- **Problem to work on**: Return every line from the records below that has the word "unless".

Stored data:

________________________________________

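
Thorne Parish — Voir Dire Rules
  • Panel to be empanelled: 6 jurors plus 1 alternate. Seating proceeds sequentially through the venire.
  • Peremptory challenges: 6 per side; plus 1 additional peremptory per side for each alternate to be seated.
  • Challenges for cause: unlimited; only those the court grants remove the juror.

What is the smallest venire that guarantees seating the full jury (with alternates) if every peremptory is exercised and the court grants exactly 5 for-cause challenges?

Seats to fill: 6 + 1 alternates = 7.
Peremptories: 6 + 1×1 = 7 per side × 2 sides = 14.
For-cause removals: 5.
Minimum venire: 7 + 14 + 5 = 26.

26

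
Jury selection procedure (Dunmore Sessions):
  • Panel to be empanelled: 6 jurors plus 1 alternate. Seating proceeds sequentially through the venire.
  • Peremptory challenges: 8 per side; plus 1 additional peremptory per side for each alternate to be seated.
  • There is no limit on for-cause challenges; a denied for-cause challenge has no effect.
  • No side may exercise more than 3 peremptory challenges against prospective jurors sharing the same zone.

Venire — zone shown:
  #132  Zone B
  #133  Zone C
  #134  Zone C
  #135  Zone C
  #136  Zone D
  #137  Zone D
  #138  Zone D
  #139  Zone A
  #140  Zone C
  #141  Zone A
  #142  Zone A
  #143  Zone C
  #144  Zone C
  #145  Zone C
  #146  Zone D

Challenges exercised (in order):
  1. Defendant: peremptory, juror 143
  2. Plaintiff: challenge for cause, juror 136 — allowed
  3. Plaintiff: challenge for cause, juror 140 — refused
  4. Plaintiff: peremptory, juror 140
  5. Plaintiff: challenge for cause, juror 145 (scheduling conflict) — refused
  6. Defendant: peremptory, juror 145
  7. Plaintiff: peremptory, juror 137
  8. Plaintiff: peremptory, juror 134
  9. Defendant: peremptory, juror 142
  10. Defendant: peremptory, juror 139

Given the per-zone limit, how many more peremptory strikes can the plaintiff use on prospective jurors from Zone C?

1

Plaintiff peremptories so far: #140, #137, #134 — 3 of 9 used, 6 left overall.
Against Zone C: #140, #134 — 2 used; per-zone cap 3 leaves 1.
Binding limit: min(6, 1) = 1.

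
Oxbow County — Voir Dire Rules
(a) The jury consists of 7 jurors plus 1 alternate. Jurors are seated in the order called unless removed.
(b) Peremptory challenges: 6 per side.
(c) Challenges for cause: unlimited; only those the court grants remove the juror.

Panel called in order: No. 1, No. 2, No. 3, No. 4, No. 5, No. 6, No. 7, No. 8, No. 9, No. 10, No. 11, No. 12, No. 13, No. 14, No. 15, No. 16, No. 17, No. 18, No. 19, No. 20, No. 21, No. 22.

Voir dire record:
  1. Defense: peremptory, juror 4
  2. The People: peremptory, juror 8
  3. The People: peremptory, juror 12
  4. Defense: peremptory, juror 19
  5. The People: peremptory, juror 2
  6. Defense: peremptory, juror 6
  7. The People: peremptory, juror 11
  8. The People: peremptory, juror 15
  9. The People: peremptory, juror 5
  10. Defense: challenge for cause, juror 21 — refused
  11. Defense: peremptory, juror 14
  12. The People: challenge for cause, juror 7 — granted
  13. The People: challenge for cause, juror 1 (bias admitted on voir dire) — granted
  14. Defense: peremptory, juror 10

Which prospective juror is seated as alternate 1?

21

Removed: #1, #2, #4, #5, #6, #7, #8, #10, #11, #12, #14, #15, #19. (#21 stays — for-cause denied.)
Seating in order: seats 1–7 → #3, #9, #13, #16, #17, #18, #20; alternates → #21.
So alternate 1 is #21.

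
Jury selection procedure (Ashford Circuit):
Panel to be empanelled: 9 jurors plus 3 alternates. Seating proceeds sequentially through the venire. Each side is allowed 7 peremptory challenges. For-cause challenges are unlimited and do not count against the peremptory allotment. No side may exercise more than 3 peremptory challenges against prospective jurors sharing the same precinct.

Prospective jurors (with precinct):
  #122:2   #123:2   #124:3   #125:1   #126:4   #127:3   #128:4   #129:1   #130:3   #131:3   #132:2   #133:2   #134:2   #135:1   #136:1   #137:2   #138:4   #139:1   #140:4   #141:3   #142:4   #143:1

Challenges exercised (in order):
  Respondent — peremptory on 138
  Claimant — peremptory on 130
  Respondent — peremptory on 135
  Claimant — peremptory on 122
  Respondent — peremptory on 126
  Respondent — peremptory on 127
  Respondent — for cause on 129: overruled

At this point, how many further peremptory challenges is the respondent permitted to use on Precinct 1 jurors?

Respondent peremptories so far: #138, #135, #126, #127 — 4 of 7 used, 3 left overall.
Against Precinct 1: #135 — 1 used; per-precinct cap 3 leaves 2.
Binding limit: min(3, 2) = 2.

2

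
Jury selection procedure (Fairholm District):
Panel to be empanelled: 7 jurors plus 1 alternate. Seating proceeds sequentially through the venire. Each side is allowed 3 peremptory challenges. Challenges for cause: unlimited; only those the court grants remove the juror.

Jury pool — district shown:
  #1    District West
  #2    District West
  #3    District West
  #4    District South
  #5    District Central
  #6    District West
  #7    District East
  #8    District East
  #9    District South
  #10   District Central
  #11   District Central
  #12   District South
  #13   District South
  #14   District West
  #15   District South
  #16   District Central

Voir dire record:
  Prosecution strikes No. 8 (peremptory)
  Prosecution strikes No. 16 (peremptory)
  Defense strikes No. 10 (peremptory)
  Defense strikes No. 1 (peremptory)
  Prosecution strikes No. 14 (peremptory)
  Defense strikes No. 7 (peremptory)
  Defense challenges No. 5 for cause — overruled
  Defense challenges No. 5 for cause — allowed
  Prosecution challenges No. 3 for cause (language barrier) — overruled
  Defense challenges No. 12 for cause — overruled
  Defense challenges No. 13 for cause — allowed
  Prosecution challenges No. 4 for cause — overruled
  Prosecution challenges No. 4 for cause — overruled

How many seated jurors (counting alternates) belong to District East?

Removed: #1, #5, #7, #8, #10, #13, #14, #16.
Seated (8 incl. alternates): #2, #3, #4, #6, #9, #11, #12, #15.
None of those are in District East → 0.

0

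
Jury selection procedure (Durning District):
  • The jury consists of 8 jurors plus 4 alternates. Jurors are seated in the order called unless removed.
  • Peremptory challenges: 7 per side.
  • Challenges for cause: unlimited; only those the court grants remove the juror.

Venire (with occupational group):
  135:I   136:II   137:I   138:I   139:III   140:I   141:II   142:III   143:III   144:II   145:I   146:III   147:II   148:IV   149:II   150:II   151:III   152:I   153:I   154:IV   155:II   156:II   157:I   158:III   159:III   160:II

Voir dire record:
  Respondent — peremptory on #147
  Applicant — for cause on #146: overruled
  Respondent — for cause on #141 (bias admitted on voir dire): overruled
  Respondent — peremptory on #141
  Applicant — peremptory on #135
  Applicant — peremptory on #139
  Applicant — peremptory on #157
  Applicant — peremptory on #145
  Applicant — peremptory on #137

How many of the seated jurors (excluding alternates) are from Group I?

Removed: #135, #137, #139, #141, #145, #147, #157.
Seated jurors 1–8: #136, #138, #140, #142, #143, #144, #146, #148 (alternates #149, #150, #151, #152 not counted).
Of those, in Group I: #138, #140 → 2.

2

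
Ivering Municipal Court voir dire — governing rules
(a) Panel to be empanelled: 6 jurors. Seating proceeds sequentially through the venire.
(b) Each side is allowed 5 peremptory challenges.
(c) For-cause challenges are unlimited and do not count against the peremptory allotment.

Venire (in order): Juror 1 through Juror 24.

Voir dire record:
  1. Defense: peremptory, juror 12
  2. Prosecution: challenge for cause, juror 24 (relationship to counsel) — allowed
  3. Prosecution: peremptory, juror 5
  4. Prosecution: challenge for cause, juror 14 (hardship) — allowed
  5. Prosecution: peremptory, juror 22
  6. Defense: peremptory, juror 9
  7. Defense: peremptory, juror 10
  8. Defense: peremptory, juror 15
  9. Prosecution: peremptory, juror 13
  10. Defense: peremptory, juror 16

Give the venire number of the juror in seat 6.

Removed: #5, #9, #10, #12, #13, #14, #15, #16, #22, #24.
Seating in order: seats 1–6 → #1, #2, #3, #4, #6, #7.
So seat 6 is #7.

7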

________________________________________

- **Exercise output**:
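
(a) The jury consists of 7 jurors plus 1 alternate. Jurors are seated in the order called unless removed.
  • The jury consists of 8 jurors plus 4 alternates. Jurors are seated in the order called unless removed.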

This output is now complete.